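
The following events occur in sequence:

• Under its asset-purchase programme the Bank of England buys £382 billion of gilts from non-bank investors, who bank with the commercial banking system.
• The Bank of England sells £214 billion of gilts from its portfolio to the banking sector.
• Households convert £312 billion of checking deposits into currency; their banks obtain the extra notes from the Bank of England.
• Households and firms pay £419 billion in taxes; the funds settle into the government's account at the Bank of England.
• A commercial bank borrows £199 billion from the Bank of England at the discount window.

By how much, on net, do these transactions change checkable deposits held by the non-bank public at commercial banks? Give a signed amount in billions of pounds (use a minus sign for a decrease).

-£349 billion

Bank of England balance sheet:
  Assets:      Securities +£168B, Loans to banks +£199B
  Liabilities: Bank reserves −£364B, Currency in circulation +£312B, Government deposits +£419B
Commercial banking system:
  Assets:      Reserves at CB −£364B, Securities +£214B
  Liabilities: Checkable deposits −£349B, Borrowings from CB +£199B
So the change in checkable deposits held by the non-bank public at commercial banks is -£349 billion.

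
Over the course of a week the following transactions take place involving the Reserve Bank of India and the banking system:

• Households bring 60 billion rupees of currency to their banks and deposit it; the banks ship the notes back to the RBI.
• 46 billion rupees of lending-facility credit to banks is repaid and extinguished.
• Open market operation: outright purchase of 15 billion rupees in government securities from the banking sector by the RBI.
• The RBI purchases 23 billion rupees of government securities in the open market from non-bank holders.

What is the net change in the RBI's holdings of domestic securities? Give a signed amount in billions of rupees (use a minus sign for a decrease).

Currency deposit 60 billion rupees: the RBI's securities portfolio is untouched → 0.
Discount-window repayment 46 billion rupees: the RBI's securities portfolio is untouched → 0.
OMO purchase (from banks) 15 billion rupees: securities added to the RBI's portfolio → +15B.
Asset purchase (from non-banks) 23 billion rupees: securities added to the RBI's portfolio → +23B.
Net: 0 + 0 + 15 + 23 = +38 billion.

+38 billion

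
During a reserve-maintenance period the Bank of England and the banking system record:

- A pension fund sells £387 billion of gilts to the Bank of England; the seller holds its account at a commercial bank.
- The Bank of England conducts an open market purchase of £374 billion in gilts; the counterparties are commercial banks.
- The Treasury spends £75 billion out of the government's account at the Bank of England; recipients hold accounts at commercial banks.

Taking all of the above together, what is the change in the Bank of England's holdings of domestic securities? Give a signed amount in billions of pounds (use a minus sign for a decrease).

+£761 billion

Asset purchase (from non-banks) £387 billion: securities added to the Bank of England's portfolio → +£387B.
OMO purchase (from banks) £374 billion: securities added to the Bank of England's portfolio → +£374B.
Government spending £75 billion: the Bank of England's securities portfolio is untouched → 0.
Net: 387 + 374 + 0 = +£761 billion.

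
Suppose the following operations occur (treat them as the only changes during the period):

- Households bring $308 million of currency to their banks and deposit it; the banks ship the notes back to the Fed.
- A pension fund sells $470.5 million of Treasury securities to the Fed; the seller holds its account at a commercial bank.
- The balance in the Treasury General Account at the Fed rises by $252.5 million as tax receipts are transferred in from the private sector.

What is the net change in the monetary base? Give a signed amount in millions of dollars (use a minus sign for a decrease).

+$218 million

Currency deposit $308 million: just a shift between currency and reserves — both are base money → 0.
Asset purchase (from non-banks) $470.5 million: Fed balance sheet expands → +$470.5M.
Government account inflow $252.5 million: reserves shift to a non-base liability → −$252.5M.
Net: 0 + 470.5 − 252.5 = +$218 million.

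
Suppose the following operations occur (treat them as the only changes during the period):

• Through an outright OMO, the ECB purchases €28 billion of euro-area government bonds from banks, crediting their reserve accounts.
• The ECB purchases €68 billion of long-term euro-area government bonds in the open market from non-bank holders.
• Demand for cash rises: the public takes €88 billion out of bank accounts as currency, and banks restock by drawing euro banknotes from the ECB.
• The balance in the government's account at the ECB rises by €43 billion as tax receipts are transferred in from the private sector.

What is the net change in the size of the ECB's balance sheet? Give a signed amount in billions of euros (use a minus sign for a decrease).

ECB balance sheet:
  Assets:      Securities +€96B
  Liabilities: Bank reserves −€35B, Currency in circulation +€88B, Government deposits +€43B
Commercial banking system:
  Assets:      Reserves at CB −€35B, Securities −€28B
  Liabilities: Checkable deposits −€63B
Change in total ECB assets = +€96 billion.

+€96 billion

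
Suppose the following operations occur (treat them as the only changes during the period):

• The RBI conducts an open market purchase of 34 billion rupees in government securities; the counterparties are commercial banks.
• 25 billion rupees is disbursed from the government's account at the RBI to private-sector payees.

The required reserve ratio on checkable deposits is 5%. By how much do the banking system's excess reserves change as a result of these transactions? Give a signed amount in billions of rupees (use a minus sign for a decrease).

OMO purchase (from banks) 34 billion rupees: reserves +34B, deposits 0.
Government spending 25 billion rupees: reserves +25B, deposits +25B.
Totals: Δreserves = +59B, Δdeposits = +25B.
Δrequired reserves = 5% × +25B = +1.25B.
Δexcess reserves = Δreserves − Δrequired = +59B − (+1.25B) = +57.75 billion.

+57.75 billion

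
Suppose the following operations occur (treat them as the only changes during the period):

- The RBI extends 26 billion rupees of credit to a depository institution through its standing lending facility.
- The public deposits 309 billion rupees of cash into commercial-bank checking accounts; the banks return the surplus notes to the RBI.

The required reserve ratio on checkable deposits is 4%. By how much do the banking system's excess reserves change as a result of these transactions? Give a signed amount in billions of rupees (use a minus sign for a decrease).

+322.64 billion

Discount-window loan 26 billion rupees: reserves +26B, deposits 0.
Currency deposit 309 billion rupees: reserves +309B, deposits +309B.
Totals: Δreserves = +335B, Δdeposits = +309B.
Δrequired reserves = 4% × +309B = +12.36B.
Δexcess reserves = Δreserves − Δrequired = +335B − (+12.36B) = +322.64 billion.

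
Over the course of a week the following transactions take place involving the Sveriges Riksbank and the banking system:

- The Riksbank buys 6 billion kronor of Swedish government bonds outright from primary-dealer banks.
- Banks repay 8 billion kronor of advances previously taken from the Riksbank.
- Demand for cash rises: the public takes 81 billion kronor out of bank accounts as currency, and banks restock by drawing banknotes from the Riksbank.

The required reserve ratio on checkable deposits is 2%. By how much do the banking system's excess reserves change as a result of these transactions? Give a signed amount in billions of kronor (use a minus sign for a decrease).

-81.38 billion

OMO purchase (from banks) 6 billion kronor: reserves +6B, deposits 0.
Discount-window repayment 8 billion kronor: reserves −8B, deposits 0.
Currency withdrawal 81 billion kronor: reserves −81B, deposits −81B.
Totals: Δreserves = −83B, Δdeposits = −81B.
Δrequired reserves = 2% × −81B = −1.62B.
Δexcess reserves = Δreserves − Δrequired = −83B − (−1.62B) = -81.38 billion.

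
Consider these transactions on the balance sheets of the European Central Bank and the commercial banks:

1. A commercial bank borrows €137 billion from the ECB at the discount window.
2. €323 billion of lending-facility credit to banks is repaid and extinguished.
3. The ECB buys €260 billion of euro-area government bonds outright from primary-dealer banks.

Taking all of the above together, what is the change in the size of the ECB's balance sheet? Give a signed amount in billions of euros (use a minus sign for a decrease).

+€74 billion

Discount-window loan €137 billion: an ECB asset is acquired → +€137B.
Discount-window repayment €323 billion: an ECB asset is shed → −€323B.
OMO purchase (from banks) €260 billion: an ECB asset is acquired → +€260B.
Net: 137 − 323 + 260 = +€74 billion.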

## What to do
Determine, please, how many lines hold "week" in the records, and give that number by itself.

## Answer space
2